▶ [Exercise] Transcribe the records in full.

Stored data:
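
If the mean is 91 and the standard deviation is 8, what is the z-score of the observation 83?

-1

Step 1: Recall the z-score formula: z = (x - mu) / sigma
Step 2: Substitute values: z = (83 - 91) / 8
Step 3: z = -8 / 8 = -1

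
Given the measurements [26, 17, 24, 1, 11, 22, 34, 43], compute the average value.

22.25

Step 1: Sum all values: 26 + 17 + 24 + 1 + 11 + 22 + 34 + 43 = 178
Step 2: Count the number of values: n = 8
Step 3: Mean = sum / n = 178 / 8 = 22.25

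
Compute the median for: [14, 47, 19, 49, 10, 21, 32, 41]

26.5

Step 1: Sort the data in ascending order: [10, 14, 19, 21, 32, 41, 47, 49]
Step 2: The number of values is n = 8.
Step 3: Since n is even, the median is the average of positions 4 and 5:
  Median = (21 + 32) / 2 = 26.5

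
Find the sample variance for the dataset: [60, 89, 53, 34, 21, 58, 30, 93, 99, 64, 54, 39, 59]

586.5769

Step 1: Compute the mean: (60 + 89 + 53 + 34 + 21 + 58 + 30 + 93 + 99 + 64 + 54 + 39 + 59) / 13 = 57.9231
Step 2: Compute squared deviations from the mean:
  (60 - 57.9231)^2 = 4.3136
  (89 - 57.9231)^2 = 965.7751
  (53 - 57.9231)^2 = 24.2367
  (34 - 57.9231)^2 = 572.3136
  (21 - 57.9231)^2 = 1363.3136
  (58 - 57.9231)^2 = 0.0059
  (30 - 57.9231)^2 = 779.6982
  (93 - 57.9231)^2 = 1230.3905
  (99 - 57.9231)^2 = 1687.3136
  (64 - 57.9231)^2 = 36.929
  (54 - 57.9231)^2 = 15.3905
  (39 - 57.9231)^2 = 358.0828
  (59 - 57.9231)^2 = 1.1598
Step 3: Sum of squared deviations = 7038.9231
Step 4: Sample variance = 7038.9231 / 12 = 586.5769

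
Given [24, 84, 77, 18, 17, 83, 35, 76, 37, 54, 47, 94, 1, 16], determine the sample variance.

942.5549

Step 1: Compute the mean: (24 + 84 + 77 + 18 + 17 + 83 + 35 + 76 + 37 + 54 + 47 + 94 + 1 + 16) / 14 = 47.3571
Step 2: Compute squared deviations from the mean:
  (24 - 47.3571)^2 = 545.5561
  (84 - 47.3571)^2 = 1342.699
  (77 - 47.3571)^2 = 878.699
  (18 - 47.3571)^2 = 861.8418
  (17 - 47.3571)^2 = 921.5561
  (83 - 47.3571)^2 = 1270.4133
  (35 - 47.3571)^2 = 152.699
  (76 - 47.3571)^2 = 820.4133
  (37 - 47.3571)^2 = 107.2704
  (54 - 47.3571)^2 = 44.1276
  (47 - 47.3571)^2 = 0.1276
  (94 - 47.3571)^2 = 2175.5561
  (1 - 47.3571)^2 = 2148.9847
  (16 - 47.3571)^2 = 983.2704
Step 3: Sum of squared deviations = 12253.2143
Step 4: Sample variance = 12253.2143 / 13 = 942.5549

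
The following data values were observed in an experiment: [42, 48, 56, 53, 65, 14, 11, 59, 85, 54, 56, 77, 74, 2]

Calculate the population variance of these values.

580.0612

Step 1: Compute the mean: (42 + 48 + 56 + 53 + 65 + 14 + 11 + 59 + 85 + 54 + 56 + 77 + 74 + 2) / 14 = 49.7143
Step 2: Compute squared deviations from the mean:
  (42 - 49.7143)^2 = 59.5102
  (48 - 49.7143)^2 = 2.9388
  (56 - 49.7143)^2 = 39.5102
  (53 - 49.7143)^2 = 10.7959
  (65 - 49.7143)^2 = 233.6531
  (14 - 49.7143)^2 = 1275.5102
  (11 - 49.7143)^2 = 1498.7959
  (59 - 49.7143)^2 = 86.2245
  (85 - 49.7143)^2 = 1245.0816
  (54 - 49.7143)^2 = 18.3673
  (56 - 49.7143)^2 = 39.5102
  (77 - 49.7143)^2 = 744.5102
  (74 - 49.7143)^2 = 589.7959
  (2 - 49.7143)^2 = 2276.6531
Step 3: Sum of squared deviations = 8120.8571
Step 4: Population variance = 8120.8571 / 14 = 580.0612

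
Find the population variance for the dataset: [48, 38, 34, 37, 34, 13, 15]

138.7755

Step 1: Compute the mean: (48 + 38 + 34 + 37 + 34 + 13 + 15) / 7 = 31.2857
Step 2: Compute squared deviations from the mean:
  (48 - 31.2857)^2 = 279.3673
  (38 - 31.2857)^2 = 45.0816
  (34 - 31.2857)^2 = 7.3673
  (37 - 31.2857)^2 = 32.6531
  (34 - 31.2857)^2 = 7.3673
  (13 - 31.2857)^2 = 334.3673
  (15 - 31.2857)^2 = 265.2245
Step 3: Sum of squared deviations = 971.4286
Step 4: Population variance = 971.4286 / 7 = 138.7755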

▶ [Final answer]
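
If the mean is 91 and the standard deviation is 8, what is the z-score of the observation 83?

-1

Step 1: Recall the z-score formula: z = (x - mu) / sigma
Step 2: Substitute values: z = (83 - 91) / 8
Step 3: z = -8 / 8 = -1

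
Given the measurements [26, 17, 24, 1, 11, 22, 34, 43], compute the average value.

22.25

Step 1: Sum all values: 26 + 17 + 24 + 1 + 11 + 22 + 34 + 43 = 178
Step 2: Count the number of values: n = 8
Step 3: Mean = sum / n = 178 / 8 = 22.25

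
Compute the median for: [14, 47, 19, 49, 10, 21, 32, 41]

26.5

Step 1: Sort the data in ascending order: [10, 14, 19, 21, 32, 41, 47, 49]
Step 2: The number of values is n = 8.
Step 3: Since n is even, the median is the average of positions 4 and 5:
  Median = (21 + 32) / 2 = 26.5

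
Find the sample variance for the dataset: [60, 89, 53, 34, 21, 58, 30, 93, 99, 64, 54, 39, 59]

586.5769

Step 1: Compute the mean: (60 + 89 + 53 + 34 + 21 + 58 + 30 + 93 + 99 + 64 + 54 + 39 + 59) / 13 = 57.9231
Step 2: Compute squared deviations from the mean:
  (60 - 57.9231)^2 = 4.3136
  (89 - 57.9231)^2 = 965.7751
  (53 - 57.9231)^2 = 24.2367
  (34 - 57.9231)^2 = 572.3136
  (21 - 57.9231)^2 = 1363.3136
  (58 - 57.9231)^2 = 0.0059
  (30 - 57.9231)^2 = 779.6982
  (93 - 57.9231)^2 = 1230.3905
  (99 - 57.9231)^2 = 1687.3136
  (64 - 57.9231)^2 = 36.929
  (54 - 57.9231)^2 = 15.3905
  (39 - 57.9231)^2 = 358.0828
  (59 - 57.9231)^2 = 1.1598
Step 3: Sum of squared deviations = 7038.9231
Step 4: Sample variance = 7038.9231 / 12 = 586.5769

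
Given [24, 84, 77, 18, 17, 83, 35, 76, 37, 54, 47, 94, 1, 16], determine the sample variance.

942.5549

Step 1: Compute the mean: (24 + 84 + 77 + 18 + 17 + 83 + 35 + 76 + 37 + 54 + 47 + 94 + 1 + 16) / 14 = 47.3571
Step 2: Compute squared deviations from the mean:
  (24 - 47.3571)^2 = 545.5561
  (84 - 47.3571)^2 = 1342.699
  (77 - 47.3571)^2 = 878.699
  (18 - 47.3571)^2 = 861.8418
  (17 - 47.3571)^2 = 921.5561
  (83 - 47.3571)^2 = 1270.4133
  (35 - 47.3571)^2 = 152.699
  (76 - 47.3571)^2 = 820.4133
  (37 - 47.3571)^2 = 107.2704
  (54 - 47.3571)^2 = 44.1276
  (47 - 47.3571)^2 = 0.1276
  (94 - 47.3571)^2 = 2175.5561
  (1 - 47.3571)^2 = 2148.9847
  (16 - 47.3571)^2 = 983.2704
Step 3: Sum of squared deviations = 12253.2143
Step 4: Sample variance = 12253.2143 / 13 = 942.5549

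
The following data values were observed in an experiment: [42, 48, 56, 53, 65, 14, 11, 59, 85, 54, 56, 77, 74, 2]

Calculate the population variance of these values.

580.0612

Step 1: Compute the mean: (42 + 48 + 56 + 53 + 65 + 14 + 11 + 59 + 85 + 54 + 56 + 77 + 74 + 2) / 14 = 49.7143
Step 2: Compute squared deviations from the mean:
  (42 - 49.7143)^2 = 59.5102
  (48 - 49.7143)^2 = 2.9388
  (56 - 49.7143)^2 = 39.5102
  (53 - 49.7143)^2 = 10.7959
  (65 - 49.7143)^2 = 233.6531
  (14 - 49.7143)^2 = 1275.5102
  (11 - 49.7143)^2 = 1498.7959
  (59 - 49.7143)^2 = 86.2245
  (85 - 49.7143)^2 = 1245.0816
  (54 - 49.7143)^2 = 18.3673
  (56 - 49.7143)^2 = 39.5102
  (77 - 49.7143)^2 = 744.5102
  (74 - 49.7143)^2 = 589.7959
  (2 - 49.7143)^2 = 2276.6531
Step 3: Sum of squared deviations = 8120.8571
Step 4: Population variance = 8120.8571 / 14 = 580.0612

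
Find the population variance for the dataset: [48, 38, 34, 37, 34, 13, 15]

138.7755

Step 1: Compute the mean: (48 + 38 + 34 + 37 + 34 + 13 + 15) / 7 = 31.2857
Step 2: Compute squared deviations from the mean:
  (48 - 31.2857)^2 = 279.3673
  (38 - 31.2857)^2 = 45.0816
  (34 - 31.2857)^2 = 7.3673
  (37 - 31.2857)^2 = 32.6531
  (34 - 31.2857)^2 = 7.3673
  (13 - 31.2857)^2 = 334.3673
  (15 - 31.2857)^2 = 265.2245
Step 3: Sum of squared deviations = 971.4286
Step 4: Population variance = 971.4286 / 7 = 138.7755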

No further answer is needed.